Quote precisely the final stretch of the listing: start at the line containing "- C\right) +" and stop after the last line.

Available data START

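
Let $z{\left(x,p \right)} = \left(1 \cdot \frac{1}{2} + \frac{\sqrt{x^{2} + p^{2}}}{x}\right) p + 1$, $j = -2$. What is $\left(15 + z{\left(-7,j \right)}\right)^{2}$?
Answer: $\frac{11237}{49} + \frac{60 \sqrt{53}}{7} \approx 291.73$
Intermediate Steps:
$z{\left(x,p \right)} = 1 + p \left(\frac{1}{2} + \frac{\sqrt{p^{2} + x^{2}}}{x}\right)$ ($z{\left(x,p \right)} = \left(1 \cdot \frac{1}{2} + \frac{\sqrt{p^{2} + x^{2}}}{x}\right) p + 1 = \left(\frac{1}{2} + \frac{\sqrt{p^{2} + x^{2}}}{x}\right) p + 1 = p \left(\frac{1}{2} + \frac{\sqrt{p^{2} + x^{2}}}{x}\right) + 1 = 1 + p \left(\frac{1}{2} + \frac{\sqrt{p^{2} + x^{2}}}{x}\right)$)
$\left(15 + z{\left(-7,j \right)}\right)^{2} = \left(15 + \left(1 + \frac{1}{2} \left(-2\right) - \frac{2 \sqrt{\left(-2\right)^{2} + \left(-7\right)^{2}}}{-7}\right)\right)^{2} = \left(15 - - \frac{2 \sqrt{4 + 49}}{7}\right)^{2} = \left(15 - - \frac{2 \sqrt{53}}{7}\right)^{2} = \left(15 + \left(1 - 1 + \frac{2 \sqrt{53}}{7}\right)\right)^{2} = \left(15 + \frac{2 \sqrt{53}}{7}\right)^{2}$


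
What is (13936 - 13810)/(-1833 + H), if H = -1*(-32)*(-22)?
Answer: -126/2537 ≈ -0.049665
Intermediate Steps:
H = -704 (H = 32*(-22) = -704)
(13936 - 13810)/(-1833 + H) = (13936 - 13810)/(-1833 - 704) = 126/(-2537) = 126*(-1/2537) = -126/2537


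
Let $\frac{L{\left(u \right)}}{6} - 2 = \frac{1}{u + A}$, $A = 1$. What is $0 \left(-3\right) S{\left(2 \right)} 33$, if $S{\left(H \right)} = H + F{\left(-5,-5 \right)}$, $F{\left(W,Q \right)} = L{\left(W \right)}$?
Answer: $0$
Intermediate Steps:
$L{\left(u \right)} = 12 + \frac{6}{1 + u}$ ($L{\left(u \right)} = 12 + \frac{6}{u + 1} = 12 + \frac{6}{1 + u}$)
$F{\left(W,Q \right)} = \frac{6 \left(3 + 2 W\right)}{1 + W}$
$S{\left(H \right)} = \frac{21}{2} + H$ ($S{\left(H \right)} = H + \frac{6 \left(3 + 2 \left(-5\right)\right)}{1 - 5} = H + \frac{6 \left(3 - 10\right)}{-4} = H + 6 \left(- \frac{1}{4}\right) \left(-7\right) = H + \frac{21}{2} = \frac{21}{2} + H$)
$0 \left(-3\right) S{\left(2 \right)} 33 = 0 \left(-3\right) \left(\frac{21}{2} + 2\right) 33 = 0 \cdot \frac{25}{2} \cdot 33 = 0 \cdot 33 = 0$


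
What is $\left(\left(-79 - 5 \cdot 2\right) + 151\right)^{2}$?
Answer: $3844$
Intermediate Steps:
$\left(\left(-79 - 5 \cdot 2\right) + 151\right)^{2} = \left(\left(-79 - 10\right) + 151\right)^{2} = \left(-89 + 151\right)^{2} = 62^{2} = 3844$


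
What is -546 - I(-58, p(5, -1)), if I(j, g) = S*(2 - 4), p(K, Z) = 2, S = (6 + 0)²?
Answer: -474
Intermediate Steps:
S = 36 (S = 6² = 36)
I(j, g) = -72 (I(j, g) = 36*(2 - 4) = 36*(-2) = -72)
-546 - I(-58, p(5, -1)) = -546 - 1*(-72) = -546 + 72 = -474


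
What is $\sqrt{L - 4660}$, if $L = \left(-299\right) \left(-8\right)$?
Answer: $18 i \sqrt{7} \approx 47.624 i$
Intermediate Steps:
$L = 2392$
$\sqrt{L - 4660} = \sqrt{2392 - 4660} = \sqrt{-2268} = 18 i \sqrt{7}$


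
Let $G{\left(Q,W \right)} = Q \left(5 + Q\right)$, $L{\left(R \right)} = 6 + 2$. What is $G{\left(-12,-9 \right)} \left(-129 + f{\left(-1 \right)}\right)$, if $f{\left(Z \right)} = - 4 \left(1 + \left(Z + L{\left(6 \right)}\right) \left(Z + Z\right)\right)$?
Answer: $-6468$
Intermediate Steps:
$L{\left(R \right)} = 8$
$f{\left(Z \right)} = -4 - 8 Z \left(8 + Z\right)$ ($f{\left(Z \right)} = - 4 \left(1 + \left(Z + 8\right) \left(Z + Z\right)\right) = - 4 \left(1 + \left(8 + Z\right) 2 Z\right) = - 4 \left(1 + 2 Z \left(8 + Z\right)\right) = -4 - 8 Z \left(8 + Z\right)$)
$G{\left(-12,-9 \right)} \left(-129 + f{\left(-1 \right)}\right) = - 12 \left(5 - 12\right) \left(-129 - \left(-60 + 8\right)\right) = \left(-12\right) \left(-7\right) \left(-129 - -52\right) = 84 \left(-129 - -52\right) = 84 \left(-129 + 52\right) = 84 \left(-77\right) = -6468$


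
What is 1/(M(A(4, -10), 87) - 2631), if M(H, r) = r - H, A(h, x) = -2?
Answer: -1/2542 ≈ -0.00039339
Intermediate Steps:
1/(M(A(4, -10), 87) - 2631) = 1/((87 - 1*(-2)) - 2631) = 1/((87 + 2) - 2631) = 1/(89 - 2631) = 1/(-2542) = -1/2542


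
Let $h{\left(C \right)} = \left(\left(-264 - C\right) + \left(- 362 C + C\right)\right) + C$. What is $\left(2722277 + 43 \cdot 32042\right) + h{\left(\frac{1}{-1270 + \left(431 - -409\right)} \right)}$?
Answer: $\frac{1762922531}{430} \approx 4.0998 \cdot 10^{6}$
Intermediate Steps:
$h{\left(C \right)} = -264 - 361 C$ ($h{\left(C \right)} = \left(\left(-264 - C\right) - 361 C\right) + C = \left(-264 - 362 C\right) + C = -264 - 361 C$)
$\left(2722277 + 43 \cdot 32042\right) + h{\left(\frac{1}{-1270 + \left(431 - -409\right)} \right)} = \left(2722277 + 43 \cdot 32042\right) - \left(264 + \frac{361}{-1270 + \left(431 - -409\right)}\right) = \left(2722277 + 1377806\right) - \left(264 + \frac{361}{-1270 + \left(431 + 409\right)}\right) = 4100083 - \left(264 + \frac{361}{-1270 + 840}\right) = 4100083 - \left(264 + \frac{361}{-430}\right) = 4100083 - \frac{113159}{430} = \frac{1762922531}{430}$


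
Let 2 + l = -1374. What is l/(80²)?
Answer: -43/200 ≈ -0.21500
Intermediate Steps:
l = -1376 (l = -2 - 1374 = -1376)
l/(80²) = -1376/(80²) = -1376/6400 = -1376*1/6400 = -43/200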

Available data END

● Task answer
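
Let $h{\left(C \right)} = \left(\left(-264 - C\right) + \left(- 362 C + C\right)\right) + C$. What is $\left(2722277 + 43 \cdot 32042\right) + h{\left(\frac{1}{-1270 + \left(431 - -409\right)} \right)}$?
Answer: $\frac{1762922531}{430} \approx 4.0998 \cdot 10^{6}$
Intermediate Steps:
$h{\left(C \right)} = -264 - 361 C$ ($h{\left(C \right)} = \left(\left(-264 - C\right) - 361 C\right) + C = \left(-264 - 362 C\right) + C = -264 - 361 C$)
$\left(2722277 + 43 \cdot 32042\right) + h{\left(\frac{1}{-1270 + \left(431 - -409\right)} \right)} = \left(2722277 + 43 \cdot 32042\right) - \left(264 + \frac{361}{-1270 + \left(431 - -409\right)}\right) = \left(2722277 + 1377806\right) - \left(264 + \frac{361}{-1270 + \left(431 + 409\right)}\right) = 4100083 - \left(264 + \frac{361}{-1270 + 840}\right) = 4100083 - \left(264 + \frac{361}{-430}\right) = 4100083 - \frac{113159}{430} = \frac{1762922531}{430}$


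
Let 2 + l = -1374. What is l/(80²)?
Answer: -43/200 ≈ -0.21500
Intermediate Steps:
l = -1376 (l = -2 - 1374 = -1376)
l/(80²) = -1376/(80²) = -1376/6400 = -1376*1/6400 = -43/200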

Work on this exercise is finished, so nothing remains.